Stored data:

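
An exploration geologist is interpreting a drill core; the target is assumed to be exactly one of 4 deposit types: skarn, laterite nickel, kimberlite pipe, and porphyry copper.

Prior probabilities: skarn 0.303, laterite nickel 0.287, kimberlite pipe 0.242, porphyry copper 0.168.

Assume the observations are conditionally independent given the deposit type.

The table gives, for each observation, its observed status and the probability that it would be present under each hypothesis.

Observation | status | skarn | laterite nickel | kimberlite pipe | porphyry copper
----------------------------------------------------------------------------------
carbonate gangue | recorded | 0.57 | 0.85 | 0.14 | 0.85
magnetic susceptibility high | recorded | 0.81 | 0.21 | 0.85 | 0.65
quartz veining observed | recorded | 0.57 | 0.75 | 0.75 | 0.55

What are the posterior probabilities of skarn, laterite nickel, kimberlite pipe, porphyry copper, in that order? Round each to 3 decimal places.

0.418, 0.201, 0.113, 0.268

By Bayes' rule with conditional independence, the unnormalized weight for each hypothesis is prior × ∏ likelihoods:
  skarn: 0.303 × 0.57 × 0.81 × 0.57 = 0.07974
  laterite nickel: 0.287 × 0.85 × 0.21 × 0.75 = 0.038422
  kimberlite pipe: 0.242 × 0.14 × 0.85 × 0.75 = 0.021598
  porphyry copper: 0.168 × 0.85 × 0.65 × 0.55 = 0.051051
The unnormalized weights sum to 0.19081.
P(skarn | evidence) = 0.07974 / 0.19081 ≈ 0.418
P(laterite nickel | evidence) = 0.038422 / 0.19081 ≈ 0.201
P(kimberlite pipe | evidence) = 0.021598 / 0.19081 ≈ 0.113
P(porphyry copper | evidence) = 0.051051 / 0.19081 ≈ 0.268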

- **WORK TO COMPLETE**:
Lines from the one containing "Observation | status" through the last line of the records, both included, are the only ones to print, each exactly as it is.

- **SOLUTION**:
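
Observation | status | skarn | laterite nickel | kimberlite pipe | porphyry copper
----------------------------------------------------------------------------------
carbonate gangue | recorded | 0.57 | 0.85 | 0.14 | 0.85
magnetic susceptibility high | recorded | 0.81 | 0.21 | 0.85 | 0.65
quartz veining observed | recorded | 0.57 | 0.75 | 0.75 | 0.55

What are the posterior probabilities of skarn, laterite nickel, kimberlite pipe, porphyry copper, in that order? Round each to 3 decimal places.

0.418, 0.201, 0.113, 0.268

By Bayes' rule with conditional independence, the unnormalized weight for each hypothesis is prior × ∏ likelihoods:
  skarn: 0.303 × 0.57 × 0.81 × 0.57 = 0.07974
  laterite nickel: 0.287 × 0.85 × 0.21 × 0.75 = 0.038422
  kimberlite pipe: 0.242 × 0.14 × 0.85 × 0.75 = 0.021598
  porphyry copper: 0.168 × 0.85 × 0.65 × 0.55 = 0.051051
The unnormalized weights sum to 0.19081.
P(skarn | evidence) = 0.07974 / 0.19081 ≈ 0.418
P(laterite nickel | evidence) = 0.038422 / 0.19081 ≈ 0.201
P(kimberlite pipe | evidence) = 0.021598 / 0.19081 ≈ 0.113
P(porphyry copper | evidence) = 0.051051 / 0.19081 ≈ 0.268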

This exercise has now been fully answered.